• INSTRUCTIONS TO FOLLOW
The entries below are to be written out again without alteration.

Saved entries:

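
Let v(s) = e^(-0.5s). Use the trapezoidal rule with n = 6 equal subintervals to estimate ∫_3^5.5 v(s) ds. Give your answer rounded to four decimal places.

Δs = (5.5 − 3)/6 = 5/12.
v(3) ≈ 0.2231, v(41/12) ≈ 0.1812, v(23/6) ≈ 0.1471, v(4.25) ≈ 0.1194, v(14/3) ≈ 0.0970, v(61/12) ≈ 0.0787, v(5.5) ≈ 0.0639.
T_6 = (Δs/2)·[v(s_0) + 2v(s_1) + ... + 2v(s_{5}) + v(s_6)].
Sum ≈ 0.3196.

0.3196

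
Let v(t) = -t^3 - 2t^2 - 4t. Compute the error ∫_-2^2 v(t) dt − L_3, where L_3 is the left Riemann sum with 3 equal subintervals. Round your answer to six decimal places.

-18.962963

Exact integral: ∫_-2^2 v(t) dt ≈ -10.66666667.
L_3 ≈ 8.29629630.
Error ≈ -10.66666667 − 8.29629630 ≈ -18.962963.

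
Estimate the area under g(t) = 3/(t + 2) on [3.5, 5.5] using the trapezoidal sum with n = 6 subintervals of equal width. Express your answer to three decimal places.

Δt = (5.5 − 3.5)/6 = 1/3.
g(3.5) = 6/11, g(23/6) = 18/35, g(25/6) = 18/37, g(4.5) = 6/13, g(29/6) = 18/41, g(31/6) = 18/43, g(5.5) = 0.4.
T_6 = (Δt/2)·[g(t_0) + 2g(t_1) + ... + 2g(t_{5}) + g(t_6)].
Sum ≈ 0.931.

0.931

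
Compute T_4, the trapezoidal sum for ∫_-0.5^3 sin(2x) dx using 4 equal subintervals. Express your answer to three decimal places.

Δx = (3 − (-0.5))/4 = 0.875.
f(-0.5) ≈ -0.841, f(0.375) ≈ 0.682, f(1.25) ≈ 0.598, f(2.125) ≈ -0.895, f(3) ≈ -0.279.
T_4 = (Δx/2)·[f(x_0) + 2f(x_1) + 2f(x_2) + 2f(x_3) + f(x_4)].
Sum ≈ -0.153.

-0.153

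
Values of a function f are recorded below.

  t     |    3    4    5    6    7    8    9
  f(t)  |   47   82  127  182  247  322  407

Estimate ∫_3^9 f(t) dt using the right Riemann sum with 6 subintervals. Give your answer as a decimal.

Δt = 1.
Sum = 1·[82 + 127 + 182 + 247 + 322 + 407] = 1367.

1367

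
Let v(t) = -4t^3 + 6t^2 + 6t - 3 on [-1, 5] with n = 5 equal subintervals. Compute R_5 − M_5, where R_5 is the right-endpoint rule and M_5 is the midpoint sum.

R_5 = -538.32.
M_5 = -305.04.
R_5 − M_5 = -233.28.

-233.28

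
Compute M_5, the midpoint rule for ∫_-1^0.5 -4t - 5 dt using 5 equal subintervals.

-6

Δt = (0.5 − (-1))/5 = 0.3.
Midpoints: -0.85, -0.55, -0.25, 0.05, 0.35.
f(-0.85) = -1.6, f(-0.55) = -2.8, f(-0.25) = -4, f(0.05) = -5.2, f(0.35) = -6.4.
Sum = Δt · [f(-0.85) + f(-0.55) + f(-0.25) + f(0.05) + f(0.35)].
Sum = -6.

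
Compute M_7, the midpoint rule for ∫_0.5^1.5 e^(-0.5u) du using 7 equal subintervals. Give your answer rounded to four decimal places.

Δu = (1.5 − 0.5)/7 = 1/7.
Midpoints: 4/7, 5/7, 6/7, 1, 8/7, 9/7, 10/7.
f(4/7) ≈ 0.7515, f(5/7) ≈ 0.6997, f(6/7) ≈ 0.6514, f(1) ≈ 0.6065, f(8/7) ≈ 0.5647, f(9/7) ≈ 0.5258, f(10/7) ≈ 0.4895.
Sum = Δu · [f(4/7) + f(5/7) + f(6/7) + ...].
Sum ≈ 0.6127.

0.6127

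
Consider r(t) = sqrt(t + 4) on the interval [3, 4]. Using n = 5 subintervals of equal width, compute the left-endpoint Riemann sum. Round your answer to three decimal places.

2.720

Δt = (4 − 3)/5 = 0.2.
Left endpoints: 3, 3.2, 3.4, 3.6, 3.8.
r(3) ≈ 2.646, r(3.2) ≈ 2.683, r(3.4) ≈ 2.720, r(3.6) ≈ 2.757, r(3.8) ≈ 2.793.
Sum = Δt · [r(3) + r(3.2) + r(3.4) + r(3.6) + r(3.8)].
Sum ≈ 2.720.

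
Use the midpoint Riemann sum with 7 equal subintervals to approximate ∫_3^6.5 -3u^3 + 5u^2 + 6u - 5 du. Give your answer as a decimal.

-780.3359375

Δu = (6.5 − 3)/7 = 0.5.
Midpoints: 3.25, 3.75, 4.25, 4.75, 5.25, 5.75, 6.25.
f(3.25) = -35.671875, f(3.75) = -70.390625, f(4.25) = -119.484375, f(4.75) = -185.203125, f(5.25) = -269.796875, f(5.75) = -375.515625, f(6.25) = -504.609375.
Sum = Δu · [f(3.25) + f(3.75) + f(4.25) + ...].
Sum = -780.3359375.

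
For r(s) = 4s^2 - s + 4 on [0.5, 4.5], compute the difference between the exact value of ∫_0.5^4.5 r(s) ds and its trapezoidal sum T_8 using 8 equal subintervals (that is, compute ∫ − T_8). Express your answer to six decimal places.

-0.666667

Exact integral: ∫_0.5^4.5 r(s) ds ≈ 127.33333333.
T_8 = 128.
Error ≈ 127.33333333 − 128 ≈ -0.666667.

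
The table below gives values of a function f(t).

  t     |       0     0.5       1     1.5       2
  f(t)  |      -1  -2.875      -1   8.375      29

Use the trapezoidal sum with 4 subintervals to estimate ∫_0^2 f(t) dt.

Δt = 0.5.
T_4 = (0.5/2)·[(-1) + 2·(-2.875) + 2·(-1) + 2·8.375 + 29] = 9.25.

9.25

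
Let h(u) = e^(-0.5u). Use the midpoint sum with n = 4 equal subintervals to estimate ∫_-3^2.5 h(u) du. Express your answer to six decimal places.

8.227378

Δu = (2.5 − (-3))/4 = 1.375.
Midpoints: -2.3125, -0.9375, 0.4375, 1.8125.
h(-2.3125) ≈ 3.177993, h(-0.9375) ≈ 1.597995, h(0.4375) ≈ 0.803523, h(1.8125) ≈ 0.404037.
Sum = Δu · [h(-2.3125) + h(-0.9375) + h(0.4375) + h(1.8125)].
Sum ≈ 8.227378.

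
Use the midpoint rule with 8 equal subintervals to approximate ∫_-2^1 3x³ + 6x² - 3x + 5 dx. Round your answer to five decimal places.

26.19727

Δx = (1 − (-2))/8 = 0.375.
Midpoints: -1.8125, -1.4375, -1.0625, -0.6875, -0.3125, 0.0625, 0.4375, 0.8125.
f(-1.8125) = 50321/4096, f(-1.4375) = 52427/4096, f(-1.0625) = 46541/4096, f(-0.6875) = 36551/4096, f(-0.3125) = 26345/4096, f(0.0625) = 19811/4096, f(0.4375) = 20837/4096, f(0.8125) = 33311/4096.
Sum = Δx · [f(-1.8125) + f(-1.4375) + f(-1.0625) + ...].
Sum ≈ 26.19727.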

• EXERCISE RESULT
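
Let v(s) = e^(-0.5s). Use the trapezoidal rule with n = 6 equal subintervals to estimate ∫_3^5.5 v(s) ds. Give your answer rounded to four decimal places.

Δs = (5.5 − 3)/6 = 5/12.
v(3) ≈ 0.2231, v(41/12) ≈ 0.1812, v(23/6) ≈ 0.1471, v(4.25) ≈ 0.1194, v(14/3) ≈ 0.0970, v(61/12) ≈ 0.0787, v(5.5) ≈ 0.0639.
T_6 = (Δs/2)·[v(s_0) + 2v(s_1) + ... + 2v(s_{5}) + v(s_6)].
Sum ≈ 0.3196.

0.3196

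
Let v(t) = -t^3 - 2t^2 - 4t. Compute the error ∫_-2^2 v(t) dt − L_3, where L_3 is the left Riemann sum with 3 equal subintervals. Round your answer to six decimal places.

-18.962963

Exact integral: ∫_-2^2 v(t) dt ≈ -10.66666667.
L_3 ≈ 8.29629630.
Error ≈ -10.66666667 − 8.29629630 ≈ -18.962963.

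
Estimate the area under g(t) = 3/(t + 2) on [3.5, 5.5] using the trapezoidal sum with n = 6 subintervals of equal width. Express your answer to three decimal places.

Δt = (5.5 − 3.5)/6 = 1/3.
g(3.5) = 6/11, g(23/6) = 18/35, g(25/6) = 18/37, g(4.5) = 6/13, g(29/6) = 18/41, g(31/6) = 18/43, g(5.5) = 0.4.
T_6 = (Δt/2)·[g(t_0) + 2g(t_1) + ... + 2g(t_{5}) + g(t_6)].
Sum ≈ 0.931.

0.931

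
Compute T_4, the trapezoidal sum for ∫_-0.5^3 sin(2x) dx using 4 equal subintervals. Express your answer to three decimal places.

Δx = (3 − (-0.5))/4 = 0.875.
f(-0.5) ≈ -0.841, f(0.375) ≈ 0.682, f(1.25) ≈ 0.598, f(2.125) ≈ -0.895, f(3) ≈ -0.279.
T_4 = (Δx/2)·[f(x_0) + 2f(x_1) + 2f(x_2) + 2f(x_3) + f(x_4)].
Sum ≈ -0.153.

-0.153

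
Values of a function f are recorded below.

  t     |    3    4    5    6    7    8    9
  f(t)  |   47   82  127  182  247  322  407

Estimate ∫_3^9 f(t) dt using the right Riemann sum with 6 subintervals. Give your answer as a decimal.

Δt = 1.
Sum = 1·[82 + 127 + 182 + 247 + 322 + 407] = 1367.

1367

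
Let v(t) = -4t^3 + 6t^2 + 6t - 3 on [-1, 5] with n = 5 equal subintervals. Compute R_5 − M_5, where R_5 is the right-endpoint rule and M_5 is the midpoint sum.

R_5 = -538.32.
M_5 = -305.04.
R_5 − M_5 = -233.28.

-233.28

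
Compute M_5, the midpoint rule for ∫_-1^0.5 -4t - 5 dt using 5 equal subintervals.

-6

Δt = (0.5 − (-1))/5 = 0.3.
Midpoints: -0.85, -0.55, -0.25, 0.05, 0.35.
f(-0.85) = -1.6, f(-0.55) = -2.8, f(-0.25) = -4, f(0.05) = -5.2, f(0.35) = -6.4.
Sum = Δt · [f(-0.85) + f(-0.55) + f(-0.25) + f(0.05) + f(0.35)].
Sum = -6.

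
Compute M_7, the midpoint rule for ∫_0.5^1.5 e^(-0.5u) du using 7 equal subintervals. Give your answer rounded to four decimal places.

Δu = (1.5 − 0.5)/7 = 1/7.
Midpoints: 4/7, 5/7, 6/7, 1, 8/7, 9/7, 10/7.
f(4/7) ≈ 0.7515, f(5/7) ≈ 0.6997, f(6/7) ≈ 0.6514, f(1) ≈ 0.6065, f(8/7) ≈ 0.5647, f(9/7) ≈ 0.5258, f(10/7) ≈ 0.4895.
Sum = Δu · [f(4/7) + f(5/7) + f(6/7) + ...].
Sum ≈ 0.6127.

0.6127

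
Consider r(t) = sqrt(t + 4) on the interval [3, 4]. Using n = 5 subintervals of equal width, compute the left-endpoint Riemann sum. Round your answer to three decimal places.

2.720

Δt = (4 − 3)/5 = 0.2.
Left endpoints: 3, 3.2, 3.4, 3.6, 3.8.
r(3) ≈ 2.646, r(3.2) ≈ 2.683, r(3.4) ≈ 2.720, r(3.6) ≈ 2.757, r(3.8) ≈ 2.793.
Sum = Δt · [r(3) + r(3.2) + r(3.4) + r(3.6) + r(3.8)].
Sum ≈ 2.720.

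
Use the midpoint Riemann sum with 7 equal subintervals to approximate ∫_3^6.5 -3u^3 + 5u^2 + 6u - 5 du. Give your answer as a decimal.

-780.3359375

Δu = (6.5 − 3)/7 = 0.5.
Midpoints: 3.25, 3.75, 4.25, 4.75, 5.25, 5.75, 6.25.
f(3.25) = -35.671875, f(3.75) = -70.390625, f(4.25) = -119.484375, f(4.75) = -185.203125, f(5.25) = -269.796875, f(5.75) = -375.515625, f(6.25) = -504.609375.
Sum = Δu · [f(3.25) + f(3.75) + f(4.25) + ...].
Sum = -780.3359375.

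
For r(s) = 4s^2 - s + 4 on [0.5, 4.5], compute the difference between the exact value of ∫_0.5^4.5 r(s) ds and its trapezoidal sum T_8 using 8 equal subintervals (that is, compute ∫ − T_8). Express your answer to six decimal places.

-0.666667

Exact integral: ∫_0.5^4.5 r(s) ds ≈ 127.33333333.
T_8 = 128.
Error ≈ 127.33333333 − 128 ≈ -0.666667.

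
The table below gives values of a function f(t).

  t     |       0     0.5       1     1.5       2
  f(t)  |      -1  -2.875      -1   8.375      29

Use the trapezoidal sum with 4 subintervals to estimate ∫_0^2 f(t) dt.

Δt = 0.5.
T_4 = (0.5/2)·[(-1) + 2·(-2.875) + 2·(-1) + 2·8.375 + 29] = 9.25.

9.25

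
Let h(u) = e^(-0.5u). Use the midpoint sum with n = 4 equal subintervals to estimate ∫_-3^2.5 h(u) du. Express your answer to six decimal places.

8.227378

Δu = (2.5 − (-3))/4 = 1.375.
Midpoints: -2.3125, -0.9375, 0.4375, 1.8125.
h(-2.3125) ≈ 3.177993, h(-0.9375) ≈ 1.597995, h(0.4375) ≈ 0.803523, h(1.8125) ≈ 0.404037.
Sum = Δu · [h(-2.3125) + h(-0.9375) + h(0.4375) + h(1.8125)].
Sum ≈ 8.227378.

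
Use the midpoint rule with 8 equal subintervals to approximate ∫_-2^1 3x³ + 6x² - 3x + 5 dx. Round your answer to five decimal places.

26.19727

Δx = (1 − (-2))/8 = 0.375.
Midpoints: -1.8125, -1.4375, -1.0625, -0.6875, -0.3125, 0.0625, 0.4375, 0.8125.
f(-1.8125) = 50321/4096, f(-1.4375) = 52427/4096, f(-1.0625) = 46541/4096, f(-0.6875) = 36551/4096, f(-0.3125) = 26345/4096, f(0.0625) = 19811/4096, f(0.4375) = 20837/4096, f(0.8125) = 33311/4096.
Sum = Δx · [f(-1.8125) + f(-1.4375) + f(-1.0625) + ...].
Sum ≈ 26.19727.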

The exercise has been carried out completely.